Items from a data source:
= Beginning of Section =
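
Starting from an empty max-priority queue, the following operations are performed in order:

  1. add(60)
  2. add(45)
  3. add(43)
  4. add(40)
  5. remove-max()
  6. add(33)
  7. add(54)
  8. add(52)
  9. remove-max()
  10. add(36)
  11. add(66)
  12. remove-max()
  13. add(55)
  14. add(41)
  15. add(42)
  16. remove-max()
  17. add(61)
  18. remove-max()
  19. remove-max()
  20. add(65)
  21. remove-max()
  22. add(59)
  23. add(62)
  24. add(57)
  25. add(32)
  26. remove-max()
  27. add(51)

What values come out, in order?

60 → 54 → 66 → 55 → 61 → 52 → 65 → 62

insert 60 → {60}
insert 45 → {60, 45}
insert 43 → {60, 45, 43}
insert 40 → {60, 45, 43, 40}
remove-max → 60; now {45, 43, 40}
insert 33 → {45, 43, 40, 33}
insert 54 → {54, 45, 43, 40, 33}
insert 52 → {54, 52, 45, 43, 40, 33}
remove-max → 54; now {52, 45, 43, 40, 33}
insert 36 → {52, 45, 43, 40, 36, 33}
insert 66 → {66, 52, 45, 43, 40, 36, 33}
remove-max → 66; now {52, 45, 43, 40, 36, 33}
insert 55 → {55, 52, 45, 43, 40, 36, 33}
insert 41 → {55, 52, 45, 43, 41, 40, 36, 33}
insert 42 → {55, 52, 45, 43, 42, 41, 40, 36, 33}
remove-max → 55; now {52, 45, 43, 42, 41, 40, 36, 33}
insert 61 → {61, 52, 45, 43, 42, 41, 40, 36, 33}
remove-max → 61; now {52, 45, 43, 42, 41, 40, 36, 33}
remove-max → 52; now {45, 43, 42, 41, 40, 36, 33}
insert 65 → {65, 45, 43, 42, 41, 40, 36, 33}
remove-max → 65; now {45, 43, 42, 41, 40, 36, 33}
insert 59 → {59, 45, 43, 42, 41, 40, 36, 33}
insert 62 → {62, 59, 45, 43, 42, 41, 40, 36, 33}
insert 57 → {62, 59, 57, 45, 43, 42, 41, 40, 36, 33}
insert 32 → {62, 59, 57, 45, 43, 42, 41, 40, 36, 33, 32}
remove-max → 62; now {59, 57, 45, 43, 42, 41, 40, 36, 33, 32}
insert 51 → {59, 57, 51, 45, 43, 42, 41, 40, 36, 33, 32}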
= End of Section =
#### PROBLEM:
Only the lines above starting at the line that holds "20. add(65)" and ending at the line that holds "27. add(51)" are to be repeated, exactly and in full.

#### ANSWER BOX:
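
  20. add(65)
  21. remove-max()
  22. add(59)
  23. add(62)
  24. add(57)
  25. add(32)
  26. remove-max()
  27. add(51)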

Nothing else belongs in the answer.